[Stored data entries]
════════════════════
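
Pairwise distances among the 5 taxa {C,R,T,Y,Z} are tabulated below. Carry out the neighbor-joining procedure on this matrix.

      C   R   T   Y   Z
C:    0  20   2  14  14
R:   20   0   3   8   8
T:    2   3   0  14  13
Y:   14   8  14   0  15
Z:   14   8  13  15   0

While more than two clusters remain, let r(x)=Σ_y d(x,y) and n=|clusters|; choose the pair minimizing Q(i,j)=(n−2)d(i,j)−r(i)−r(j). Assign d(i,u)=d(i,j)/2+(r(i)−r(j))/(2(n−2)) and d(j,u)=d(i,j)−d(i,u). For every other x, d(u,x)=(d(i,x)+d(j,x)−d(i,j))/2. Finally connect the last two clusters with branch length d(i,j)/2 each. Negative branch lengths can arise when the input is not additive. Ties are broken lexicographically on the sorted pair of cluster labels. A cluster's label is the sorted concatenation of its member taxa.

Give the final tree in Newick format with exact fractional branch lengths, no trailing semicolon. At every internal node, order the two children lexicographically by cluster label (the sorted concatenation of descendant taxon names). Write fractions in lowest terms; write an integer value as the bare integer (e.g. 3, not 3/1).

iteration 1: select C,T (d=2, Q=-76); attach at lengths (4, -2); label the merged cluster CT
  updated: d(CT,R)=21/2, d(CT,Y)=13, d(CT,Z)=25/2
iteration 2: select CT,Z (d=25/2, Q=-93/2); attach at lengths (51/8, 49/8); label the merged cluster CTZ
  updated: d(CTZ,R)=3, d(CTZ,Y)=31/4
iteration 3: select CTZ,R (d=3, Q=-75/4); attach at lengths (11/8, 13/8); label the merged cluster CRTZ
  updated: d(CRTZ,Y)=51/8
iteration 4: select CRTZ,Y (d=51/8); attach at lengths (51/16, 51/16); label the merged cluster CRTYZ
final tree: ((((C:4,T:-2):51/8,Z:49/8):11/8,R:13/8):51/16,Y:51/16)
total length: 191/8

((((C:4,T:-2):51/8,Z:49/8):11/8,R:13/8):51/16,Y:51/16)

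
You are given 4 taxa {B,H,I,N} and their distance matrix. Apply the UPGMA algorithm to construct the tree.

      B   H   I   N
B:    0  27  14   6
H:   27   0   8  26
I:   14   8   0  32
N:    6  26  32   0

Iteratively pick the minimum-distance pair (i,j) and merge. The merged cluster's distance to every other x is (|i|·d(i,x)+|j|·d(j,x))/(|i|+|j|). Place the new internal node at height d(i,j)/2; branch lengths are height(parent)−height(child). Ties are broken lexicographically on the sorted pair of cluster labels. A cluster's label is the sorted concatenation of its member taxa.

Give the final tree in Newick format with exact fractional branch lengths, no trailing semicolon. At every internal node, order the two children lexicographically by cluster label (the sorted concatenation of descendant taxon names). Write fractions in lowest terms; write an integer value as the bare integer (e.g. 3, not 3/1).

step 1: merge (B,N) at d=6; branch lengths B→3, N→3; new cluster BN
  updated: d(BN,H)=53/2, d(BN,I)=23
step 2: merge (H,I) at d=8; branch lengths H→4, I→4; new cluster HI
  updated: d(BN,HI)=99/4
step 3: merge (BN,HI) at d=99/4; branch lengths BN→75/8, HI→67/8; new cluster BHIN
final tree: ((B:3,N:3):75/8,(H:4,I:4):67/8)
total length: 127/4

((B:3,N:3):75/8,(H:4,I:4):67/8)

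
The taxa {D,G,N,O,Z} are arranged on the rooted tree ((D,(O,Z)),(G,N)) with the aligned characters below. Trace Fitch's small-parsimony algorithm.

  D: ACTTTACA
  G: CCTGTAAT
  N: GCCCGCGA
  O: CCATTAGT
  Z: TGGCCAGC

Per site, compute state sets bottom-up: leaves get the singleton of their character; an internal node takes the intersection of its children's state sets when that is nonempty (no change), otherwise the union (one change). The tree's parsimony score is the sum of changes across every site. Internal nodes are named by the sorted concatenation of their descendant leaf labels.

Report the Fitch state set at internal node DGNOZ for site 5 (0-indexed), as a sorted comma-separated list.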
════════════════════
▸ **Your goal**
The data above is to be restated line for line, word for word.

▸ **Solution below**
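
Pairwise distances among the 5 taxa {C,R,T,Y,Z} are tabulated below. Carry out the neighbor-joining procedure on this matrix.

      C   R   T   Y   Z
C:    0  20   2  14  14
R:   20   0   3   8   8
T:    2   3   0  14  13
Y:   14   8  14   0  15
Z:   14   8  13  15   0

While more than two clusters remain, let r(x)=Σ_y d(x,y) and n=|clusters|; choose the pair minimizing Q(i,j)=(n−2)d(i,j)−r(i)−r(j). Assign d(i,u)=d(i,j)/2+(r(i)−r(j))/(2(n−2)) and d(j,u)=d(i,j)−d(i,u). For every other x, d(u,x)=(d(i,x)+d(j,x)−d(i,j))/2. Finally connect the last two clusters with branch length d(i,j)/2 each. Negative branch lengths can arise when the input is not additive. Ties are broken lexicographically on the sorted pair of cluster labels. A cluster's label is the sorted concatenation of its member taxa.

Give the final tree in Newick format with exact fractional branch lengths, no trailing semicolon. At every internal node, order the two children lexicographically by cluster label (the sorted concatenation of descendant taxon names). Write fractions in lowest terms; write an integer value as the bare integer (e.g. 3, not 3/1).

iteration 1: select C,T (d=2, Q=-76); attach at lengths (4, -2); label the merged cluster CT
  updated: d(CT,R)=21/2, d(CT,Y)=13, d(CT,Z)=25/2
iteration 2: select CT,Z (d=25/2, Q=-93/2); attach at lengths (51/8, 49/8); label the merged cluster CTZ
  updated: d(CTZ,R)=3, d(CTZ,Y)=31/4
iteration 3: select CTZ,R (d=3, Q=-75/4); attach at lengths (11/8, 13/8); label the merged cluster CRTZ
  updated: d(CRTZ,Y)=51/8
iteration 4: select CRTZ,Y (d=51/8); attach at lengths (51/16, 51/16); label the merged cluster CRTYZ
final tree: ((((C:4,T:-2):51/8,Z:49/8):11/8,R:13/8):51/16,Y:51/16)
total length: 191/8

((((C:4,T:-2):51/8,Z:49/8):11/8,R:13/8):51/16,Y:51/16)

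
You are given 4 taxa {B,H,I,N} and their distance matrix. Apply the UPGMA algorithm to construct the tree.

      B   H   I   N
B:    0  27  14   6
H:   27   0   8  26
I:   14   8   0  32
N:    6  26  32   0

Iteratively pick the minimum-distance pair (i,j) and merge. The merged cluster's distance to every other x is (|i|·d(i,x)+|j|·d(j,x))/(|i|+|j|). Place the new internal node at height d(i,j)/2; branch lengths are height(parent)−height(child). Ties are broken lexicographically on the sorted pair of cluster labels. A cluster's label is the sorted concatenation of its member taxa.

Give the final tree in Newick format with exact fractional branch lengths, no trailing semicolon. At every internal node, order the two children lexicographically by cluster label (the sorted concatenation of descendant taxon names). Write fractions in lowest terms; write an integer value as the bare integer (e.g. 3, not 3/1).

step 1: merge (B,N) at d=6; branch lengths B→3, N→3; new cluster BN
  updated: d(BN,H)=53/2, d(BN,I)=23
step 2: merge (H,I) at d=8; branch lengths H→4, I→4; new cluster HI
  updated: d(BN,HI)=99/4
step 3: merge (BN,HI) at d=99/4; branch lengths BN→75/8, HI→67/8; new cluster BHIN
final tree: ((B:3,N:3):75/8,(H:4,I:4):67/8)
total length: 127/4

((B:3,N:3):75/8,(H:4,I:4):67/8)

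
The taxa {D,G,N,O,Z} are arranged on the rooted tree ((D,(O,Z)),(G,N)) with the aligned characters below. Trace Fitch's small-parsimony algorithm.

  D: ACTTTACA
  G: CCTGTAAT
  N: GCCCGCGA
  O: CCATTAGT
  Z: TGGCCAGC

Per site, compute state sets bottom-up: leaves get the singleton of their character; an internal node takes the intersection of its children's state sets when that is nonempty (no change), otherwise the union (one change). The tree's parsimony score is the sum of changes across every site. Internal nodes are named by the sorted concatenation of their descendant leaf labels.

Report the Fitch state set at internal node DGNOZ for site 5 (0-indexed), as a sorted comma-separated list.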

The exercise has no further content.